WHAT YOU NEED TO DO :: All of the entries below are to be copied without any alteration.
·····
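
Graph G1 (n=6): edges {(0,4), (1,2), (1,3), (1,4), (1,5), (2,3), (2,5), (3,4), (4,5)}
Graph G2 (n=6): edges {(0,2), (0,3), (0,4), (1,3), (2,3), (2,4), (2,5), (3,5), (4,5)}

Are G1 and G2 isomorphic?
Yes, isomorphic

The graphs are isomorphic.
One valid mapping φ: V(G1) → V(G2): 0→1, 1→2, 2→4, 3→5, 4→3, 5→0

Verify φ preserves adjacency — for each edge of G1, its image is an edge of G2:
  (0,4) → (φ(0),φ(4)) = (1,3) ∈ E(G2) ✓
  (1,2) → (φ(1),φ(2)) = (2,4) ∈ E(G2) ✓
  (1,3) → (φ(1),φ(3)) = (2,5) ∈ E(G2) ✓
  (1,4) → (φ(1),φ(4)) = (2,3) ∈ E(G2) ✓
  (1,5) → (φ(1),φ(5)) = (0,2) ∈ E(G2) ✓
  (2,3) → (φ(2),φ(3)) = (4,5) ∈ E(G2) ✓
  (2,5) → (φ(2),φ(5)) = (0,4) ∈ E(G2) ✓
  (3,4) → (φ(3),φ(4)) = (3,5) ∈ E(G2) ✓
  (4,5) → (φ(4),φ(5)) = (0,3) ∈ E(G2) ✓
All 9 edges of G1 map to edges of G2, and |E(G1)| = |E(G2)| = 9, so φ is a bijection on edges as well as vertices. Hence G1 ≅ G2.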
·····
RESULT FOR THIS TASK ::
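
Graph G1 (n=6): edges {(0,4), (1,2), (1,3), (1,4), (1,5), (2,3), (2,5), (3,4), (4,5)}
Graph G2 (n=6): edges {(0,2), (0,3), (0,4), (1,3), (2,3), (2,4), (2,5), (3,5), (4,5)}

Are G1 and G2 isomorphic?
Yes, isomorphic

The graphs are isomorphic.
One valid mapping φ: V(G1) → V(G2): 0→1, 1→2, 2→4, 3→5, 4→3, 5→0

Verify φ preserves adjacency — for each edge of G1, its image is an edge of G2:
  (0,4) → (φ(0),φ(4)) = (1,3) ∈ E(G2) ✓
  (1,2) → (φ(1),φ(2)) = (2,4) ∈ E(G2) ✓
  (1,3) → (φ(1),φ(3)) = (2,5) ∈ E(G2) ✓
  (1,4) → (φ(1),φ(4)) = (2,3) ∈ E(G2) ✓
  (1,5) → (φ(1),φ(5)) = (0,2) ∈ E(G2) ✓
  (2,3) → (φ(2),φ(3)) = (4,5) ∈ E(G2) ✓
  (2,5) → (φ(2),φ(5)) = (0,4) ∈ E(G2) ✓
  (3,4) → (φ(3),φ(4)) = (3,5) ∈ E(G2) ✓
  (4,5) → (φ(4),φ(5)) = (0,3) ∈ E(G2) ✓
All 9 edges of G1 map to edges of G2, and |E(G1)| = |E(G2)| = 9, so φ is a bijection on edges as well as vertices. Hence G1 ≅ G2.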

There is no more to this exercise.